Instructions to follow:
Would you repeat all of the records underneath, exactly as written?

Records:
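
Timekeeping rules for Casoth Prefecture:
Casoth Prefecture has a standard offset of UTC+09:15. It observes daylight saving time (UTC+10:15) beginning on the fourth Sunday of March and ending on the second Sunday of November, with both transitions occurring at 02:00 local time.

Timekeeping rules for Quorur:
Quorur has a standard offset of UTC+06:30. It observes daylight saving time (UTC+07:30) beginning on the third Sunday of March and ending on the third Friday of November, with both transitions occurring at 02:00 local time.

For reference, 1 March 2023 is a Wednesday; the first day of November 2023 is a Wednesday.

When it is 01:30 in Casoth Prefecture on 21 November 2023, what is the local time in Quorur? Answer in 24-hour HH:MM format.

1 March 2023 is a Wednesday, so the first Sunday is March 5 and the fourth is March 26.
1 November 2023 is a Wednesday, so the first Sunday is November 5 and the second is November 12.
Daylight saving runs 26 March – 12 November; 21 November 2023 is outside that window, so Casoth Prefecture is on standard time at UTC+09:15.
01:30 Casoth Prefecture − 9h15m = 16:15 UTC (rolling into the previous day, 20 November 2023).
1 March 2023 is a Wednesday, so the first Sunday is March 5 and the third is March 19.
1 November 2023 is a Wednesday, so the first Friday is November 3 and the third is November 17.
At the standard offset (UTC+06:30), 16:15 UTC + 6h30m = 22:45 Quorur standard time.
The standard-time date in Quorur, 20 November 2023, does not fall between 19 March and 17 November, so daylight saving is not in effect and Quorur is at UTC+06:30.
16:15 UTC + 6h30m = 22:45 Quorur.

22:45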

The completed task:
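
Timekeeping rules for Casoth Prefecture:
Casoth Prefecture has a standard offset of UTC+09:15. It observes daylight saving time (UTC+10:15) beginning on the fourth Sunday of March and ending on the second Sunday of November, with both transitions occurring at 02:00 local time.

Timekeeping rules for Quorur:
Quorur has a standard offset of UTC+06:30. It observes daylight saving time (UTC+07:30) beginning on the third Sunday of March and ending on the third Friday of November, with both transitions occurring at 02:00 local time.

For reference, 1 March 2023 is a Wednesday; the first day of November 2023 is a Wednesday.

When it is 01:30 in Casoth Prefecture on 21 November 2023, what is the local time in Quorur? Answer in 24-hour HH:MM format.

1 March 2023 is a Wednesday, so the first Sunday is March 5 and the fourth is March 26.
1 November 2023 is a Wednesday, so the first Sunday is November 5 and the second is November 12.
Daylight saving runs 26 March – 12 November; 21 November 2023 is outside that window, so Casoth Prefecture is on standard time at UTC+09:15.
01:30 Casoth Prefecture − 9h15m = 16:15 UTC (rolling into the previous day, 20 November 2023).
1 March 2023 is a Wednesday, so the first Sunday is March 5 and the third is March 19.
1 November 2023 is a Wednesday, so the first Friday is November 3 and the third is November 17.
At the standard offset (UTC+06:30), 16:15 UTC + 6h30m = 22:45 Quorur standard time.
The standard-time date in Quorur, 20 November 2023, does not fall between 19 March and 17 November, so daylight saving is not in effect and Quorur is at UTC+06:30.
16:15 UTC + 6h30m = 22:45 Quorur.

22:45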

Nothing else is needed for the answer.